▽

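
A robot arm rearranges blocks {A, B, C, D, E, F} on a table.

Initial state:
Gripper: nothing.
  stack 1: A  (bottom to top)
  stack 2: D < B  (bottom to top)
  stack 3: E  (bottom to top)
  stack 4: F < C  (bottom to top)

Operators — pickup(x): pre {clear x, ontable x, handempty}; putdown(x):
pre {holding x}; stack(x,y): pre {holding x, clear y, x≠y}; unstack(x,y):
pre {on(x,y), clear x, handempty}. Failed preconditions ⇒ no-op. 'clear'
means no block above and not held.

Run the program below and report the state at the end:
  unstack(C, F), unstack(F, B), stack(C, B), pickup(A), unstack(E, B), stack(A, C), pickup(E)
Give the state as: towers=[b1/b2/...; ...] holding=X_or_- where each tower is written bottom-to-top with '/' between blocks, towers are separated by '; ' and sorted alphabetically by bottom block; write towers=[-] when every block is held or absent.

towers=[D/B/C/A; F] holding=E

step 1 (unstack(C, F)): towers=[A; D/B; E; F] holding=C
step 2 (unstack(F, B)) [no-op]: towers=[A; D/B; E; F] holding=C
step 3 (stack(C, B)): towers=[A; D/B/C; E; F] holding=-
step 4 (pickup(A)): towers=[D/B/C; E; F] holding=A
step 5 (unstack(E, B)) [no-op]: towers=[D/B/C; E; F] holding=A
step 6 (stack(A, C)): towers=[D/B/C/A; E; F] holding=-
step 7 (pickup(E)): towers=[D/B/C/A; F] holding=E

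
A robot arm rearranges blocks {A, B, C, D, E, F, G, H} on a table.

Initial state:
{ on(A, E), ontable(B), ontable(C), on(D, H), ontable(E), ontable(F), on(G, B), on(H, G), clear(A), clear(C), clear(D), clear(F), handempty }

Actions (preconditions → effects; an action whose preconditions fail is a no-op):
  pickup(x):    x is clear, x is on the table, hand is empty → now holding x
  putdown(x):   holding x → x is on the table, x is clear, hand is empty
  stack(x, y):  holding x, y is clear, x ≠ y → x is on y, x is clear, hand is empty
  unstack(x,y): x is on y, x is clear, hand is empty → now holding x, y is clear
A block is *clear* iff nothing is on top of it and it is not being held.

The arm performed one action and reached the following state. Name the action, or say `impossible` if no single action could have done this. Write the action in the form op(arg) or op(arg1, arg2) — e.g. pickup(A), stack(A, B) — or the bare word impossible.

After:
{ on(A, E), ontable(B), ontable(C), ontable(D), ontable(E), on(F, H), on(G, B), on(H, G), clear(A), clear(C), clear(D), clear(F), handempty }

impossible

target: towers=[B/G/H/F; C; D; E/A] holding=-
     unstack(A, E) → towers=[B/G/H/D; C; E; F] holding=A
         pickup(F) → towers=[B/G/H/D; C; E/A] holding=F
     unstack(D, H) → towers=[B/G/H; C; E/A; F] holding=D
         pickup(C) → towers=[B/G/H/D; E/A; F] holding=C
none of the 4 applicable actions match → impossible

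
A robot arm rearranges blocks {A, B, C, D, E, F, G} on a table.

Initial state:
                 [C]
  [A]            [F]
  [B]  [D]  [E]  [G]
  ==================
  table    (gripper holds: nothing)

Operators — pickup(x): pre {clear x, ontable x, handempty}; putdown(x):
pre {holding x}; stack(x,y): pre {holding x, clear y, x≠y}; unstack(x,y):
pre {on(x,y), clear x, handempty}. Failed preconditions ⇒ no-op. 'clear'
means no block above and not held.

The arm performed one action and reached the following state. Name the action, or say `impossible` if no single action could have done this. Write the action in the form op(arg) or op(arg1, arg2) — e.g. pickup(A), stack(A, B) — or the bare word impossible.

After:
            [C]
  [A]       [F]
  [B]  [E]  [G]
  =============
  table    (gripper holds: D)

target: towers=[B/A; E; G/F/C] holding=D
         pickup(D) → towers=[B/A; E; G/F/C] holding=D  ← match
     unstack(A, B) → towers=[B; D; E; G/F/C] holding=A
         pickup(E) → towers=[B/A; D; G/F/C] holding=E
     unstack(C, F) → towers=[B/A; D; E; G/F] holding=C

pickup(D)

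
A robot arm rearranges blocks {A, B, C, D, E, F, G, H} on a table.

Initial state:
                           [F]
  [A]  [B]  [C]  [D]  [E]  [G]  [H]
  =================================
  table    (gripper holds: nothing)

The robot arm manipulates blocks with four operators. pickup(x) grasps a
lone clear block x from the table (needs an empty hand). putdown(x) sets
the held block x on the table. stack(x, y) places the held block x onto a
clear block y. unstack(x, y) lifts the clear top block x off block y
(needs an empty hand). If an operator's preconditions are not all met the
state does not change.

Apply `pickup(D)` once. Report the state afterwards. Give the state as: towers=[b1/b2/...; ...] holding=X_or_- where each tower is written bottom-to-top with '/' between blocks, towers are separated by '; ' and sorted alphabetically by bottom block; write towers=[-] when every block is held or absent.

towers=[A; B; C; E; G/F; H] holding=D

before: towers=[A; B; C; D; E; G/F; H] holding=-
pre[pickup(D)]: clear(D) ok, ontable(D) ok, handempty ok
all met → apply pickup(D)
after:  towers=[A; B; C; E; G/F; H] holding=D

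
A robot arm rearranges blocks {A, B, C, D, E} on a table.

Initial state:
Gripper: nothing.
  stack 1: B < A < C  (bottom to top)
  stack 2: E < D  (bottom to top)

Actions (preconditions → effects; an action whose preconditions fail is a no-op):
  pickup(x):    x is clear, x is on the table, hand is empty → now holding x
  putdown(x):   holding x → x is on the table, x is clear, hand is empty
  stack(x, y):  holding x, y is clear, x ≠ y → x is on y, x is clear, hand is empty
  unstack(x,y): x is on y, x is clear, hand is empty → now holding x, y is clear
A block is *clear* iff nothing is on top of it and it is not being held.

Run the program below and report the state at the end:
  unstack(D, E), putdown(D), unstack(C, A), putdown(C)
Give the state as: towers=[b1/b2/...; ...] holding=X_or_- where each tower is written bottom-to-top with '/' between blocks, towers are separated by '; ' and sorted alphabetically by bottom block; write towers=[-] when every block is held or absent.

step 1 (unstack(D, E)): towers=[B/A/C; E] holding=D
step 2 (putdown(D)): towers=[B/A/C; D; E] holding=-
step 3 (unstack(C, A)): towers=[B/A; D; E] holding=C
step 4 (putdown(C)): towers=[B/A; C; D; E] holding=-

towers=[B/A; C; D; E] holding=-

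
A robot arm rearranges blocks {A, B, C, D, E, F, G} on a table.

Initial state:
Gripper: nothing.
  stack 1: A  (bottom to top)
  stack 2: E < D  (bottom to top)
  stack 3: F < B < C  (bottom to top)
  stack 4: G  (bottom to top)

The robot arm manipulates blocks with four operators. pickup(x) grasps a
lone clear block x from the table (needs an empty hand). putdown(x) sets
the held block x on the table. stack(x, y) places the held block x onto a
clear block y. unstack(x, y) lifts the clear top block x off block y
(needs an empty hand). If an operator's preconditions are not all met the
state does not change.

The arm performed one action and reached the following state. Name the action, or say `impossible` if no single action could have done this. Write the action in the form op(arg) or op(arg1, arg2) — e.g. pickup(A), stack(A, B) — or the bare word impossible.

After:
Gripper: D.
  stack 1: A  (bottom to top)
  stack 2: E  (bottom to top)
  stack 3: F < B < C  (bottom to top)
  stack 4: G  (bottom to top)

target: towers=[A; E; F/B/C; G] holding=D
         pickup(G) → towers=[A; E/D; F/B/C] holding=G
     unstack(D, E) → towers=[A; E; F/B/C; G] holding=D  ← match
         pickup(A) → towers=[E/D; F/B/C; G] holding=A
     unstack(C, B) → towers=[A; E/D; F/B; G] holding=C

unstack(D, E)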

△

▸ ACTIVITY: Each entry shown above should be transcribed exactly as written.

▸ TASK OUTPUT:
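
A robot arm rearranges blocks {A, B, C, D, E, F} on a table.

Initial state:
Gripper: nothing.
  stack 1: A  (bottom to top)
  stack 2: D < B  (bottom to top)
  stack 3: E  (bottom to top)
  stack 4: F < C  (bottom to top)

Operators — pickup(x): pre {clear x, ontable x, handempty}; putdown(x):
pre {holding x}; stack(x,y): pre {holding x, clear y, x≠y}; unstack(x,y):
pre {on(x,y), clear x, handempty}. Failed preconditions ⇒ no-op. 'clear'
means no block above and not held.

Run the program below and report the state at the end:
  unstack(C, F), unstack(F, B), stack(C, B), pickup(A), unstack(E, B), stack(A, C), pickup(E)
Give the state as: towers=[b1/b2/...; ...] holding=X_or_- where each tower is written bottom-to-top with '/' between blocks, towers are separated by '; ' and sorted alphabetically by bottom block; write towers=[-] when every block is held or absent.

towers=[D/B/C/A; F] holding=E

step 1 (unstack(C, F)): towers=[A; D/B; E; F] holding=C
step 2 (unstack(F, B)) [no-op]: towers=[A; D/B; E; F] holding=C
step 3 (stack(C, B)): towers=[A; D/B/C; E; F] holding=-
step 4 (pickup(A)): towers=[D/B/C; E; F] holding=A
step 5 (unstack(E, B)) [no-op]: towers=[D/B/C; E; F] holding=A
step 6 (stack(A, C)): towers=[D/B/C/A; E; F] holding=-
step 7 (pickup(E)): towers=[D/B/C/A; F] holding=E

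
A robot arm rearranges blocks {A, B, C, D, E, F, G, H} on a table.

Initial state:
{ on(A, E), ontable(B), ontable(C), on(D, H), ontable(E), ontable(F), on(G, B), on(H, G), clear(A), clear(C), clear(D), clear(F), handempty }

Actions (preconditions → effects; an action whose preconditions fail is a no-op):
  pickup(x):    x is clear, x is on the table, hand is empty → now holding x
  putdown(x):   holding x → x is on the table, x is clear, hand is empty
  stack(x, y):  holding x, y is clear, x ≠ y → x is on y, x is clear, hand is empty
  unstack(x,y): x is on y, x is clear, hand is empty → now holding x, y is clear
A block is *clear* iff nothing is on top of it and it is not being held.

The arm performed one action and reached the following state. Name the action, or say `impossible` if no single action could have done this. Write the action in the form op(arg) or op(arg1, arg2) — e.g. pickup(A), stack(A, B) — or the bare word impossible.

After:
{ on(A, E), ontable(B), ontable(C), ontable(D), ontable(E), on(F, H), on(G, B), on(H, G), clear(A), clear(C), clear(D), clear(F), handempty }

impossible

target: towers=[B/G/H/F; C; D; E/A] holding=-
     unstack(A, E) → towers=[B/G/H/D; C; E; F] holding=A
         pickup(F) → towers=[B/G/H/D; C; E/A] holding=F
     unstack(D, H) → towers=[B/G/H; C; E/A; F] holding=D
         pickup(C) → towers=[B/G/H/D; E/A; F] holding=C
none of the 4 applicable actions match → impossible

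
A robot arm rearranges blocks {A, B, C, D, E, F, G} on a table.

Initial state:
                 [C]
  [A]            [F]
  [B]  [D]  [E]  [G]
  ==================
  table    (gripper holds: nothing)

Operators — pickup(x): pre {clear x, ontable x, handempty}; putdown(x):
pre {holding x}; stack(x,y): pre {holding x, clear y, x≠y}; unstack(x,y):
pre {on(x,y), clear x, handempty}. Failed preconditions ⇒ no-op. 'clear'
means no block above and not held.

The arm performed one action and reached the following state. Name the action, or say `impossible` if no single action could have done this. Write the action in the form op(arg) or op(arg1, arg2) — e.g. pickup(A), stack(A, B) — or the bare word impossible.

After:
            [C]
  [A]       [F]
  [B]  [E]  [G]
  =============
  table    (gripper holds: D)

target: towers=[B/A; E; G/F/C] holding=D
         pickup(D) → towers=[B/A; E; G/F/C] holding=D  ← match
     unstack(A, B) → towers=[B; D; E; G/F/C] holding=A
         pickup(E) → towers=[B/A; D; G/F/C] holding=E
     unstack(C, F) → towers=[B/A; D; E; G/F] holding=C

pickup(D)

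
A robot arm rearranges blocks {A, B, C, D, E, F, G, H} on a table.

Initial state:
                           [F]
  [A]  [B]  [C]  [D]  [E]  [G]  [H]
  =================================
  table    (gripper holds: nothing)

The robot arm manipulates blocks with four operators. pickup(x) grasps a
lone clear block x from the table (needs an empty hand). putdown(x) sets
the held block x on the table. stack(x, y) places the held block x onto a
clear block y. unstack(x, y) lifts the clear top block x off block y
(needs an empty hand). If an operator's preconditions are not all met the
state does not change.

Apply `pickup(D)` once. Report the state afterwards. Give the state as: towers=[b1/b2/...; ...] holding=X_or_- where each tower is written bottom-to-top with '/' between blocks, towers are separated by '; ' and sorted alphabetically by bottom block; write towers=[-] when every block is held or absent.

towers=[A; B; C; E; G/F; H] holding=D

before: towers=[A; B; C; D; E; G/F; H] holding=-
pre[pickup(D)]: clear(D) ok, ontable(D) ok, handempty ok
all met → apply pickup(D)
after:  towers=[A; B; C; E; G/F; H] holding=D

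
A robot arm rearranges blocks {A, B, C, D, E} on a table.

Initial state:
Gripper: nothing.
  stack 1: B < A < C  (bottom to top)
  stack 2: E < D  (bottom to top)

Actions (preconditions → effects; an action whose preconditions fail is a no-op):
  pickup(x):    x is clear, x is on the table, hand is empty → now holding x
  putdown(x):   holding x → x is on the table, x is clear, hand is empty
  stack(x, y):  holding x, y is clear, x ≠ y → x is on y, x is clear, hand is empty
  unstack(x,y): x is on y, x is clear, hand is empty → now holding x, y is clear
A block is *clear* iff nothing is on top of it and it is not being held.

Run the program below and report the state at the end:
  unstack(D, E), putdown(D), unstack(C, A), putdown(C)
Give the state as: towers=[b1/b2/...; ...] holding=X_or_- where each tower is written bottom-to-top with '/' between blocks, towers are separated by '; ' and sorted alphabetically by bottom block; write towers=[-] when every block is held or absent.

step 1 (unstack(D, E)): towers=[B/A/C; E] holding=D
step 2 (putdown(D)): towers=[B/A/C; D; E] holding=-
step 3 (unstack(C, A)): towers=[B/A; D; E] holding=C
step 4 (putdown(C)): towers=[B/A; C; D; E] holding=-

towers=[B/A; C; D; E] holding=-

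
A robot arm rearranges blocks {A, B, C, D, E, F, G} on a table.

Initial state:
Gripper: nothing.
  stack 1: A  (bottom to top)
  stack 2: E < D  (bottom to top)
  stack 3: F < B < C  (bottom to top)
  stack 4: G  (bottom to top)

The robot arm manipulates blocks with four operators. pickup(x) grasps a
lone clear block x from the table (needs an empty hand). putdown(x) sets
the held block x on the table. stack(x, y) places the held block x onto a
clear block y. unstack(x, y) lifts the clear top block x off block y
(needs an empty hand). If an operator's preconditions are not all met the
state does not change.

The arm performed one action and reached the following state. Name the action, or say `impossible` if no single action could have done this. Write the action in the form op(arg) or op(arg1, arg2) — e.g. pickup(A), stack(A, B) — or the bare word impossible.

After:
Gripper: D.
  stack 1: A  (bottom to top)
  stack 2: E  (bottom to top)
  stack 3: F < B < C  (bottom to top)
  stack 4: G  (bottom to top)

target: towers=[A; E; F/B/C; G] holding=D
         pickup(G) → towers=[A; E/D; F/B/C] holding=G
     unstack(D, E) → towers=[A; E; F/B/C; G] holding=D  ← match
         pickup(A) → towers=[E/D; F/B/C; G] holding=A
     unstack(C, B) → towers=[A; E/D; F/B; G] holding=C

unstack(D, E)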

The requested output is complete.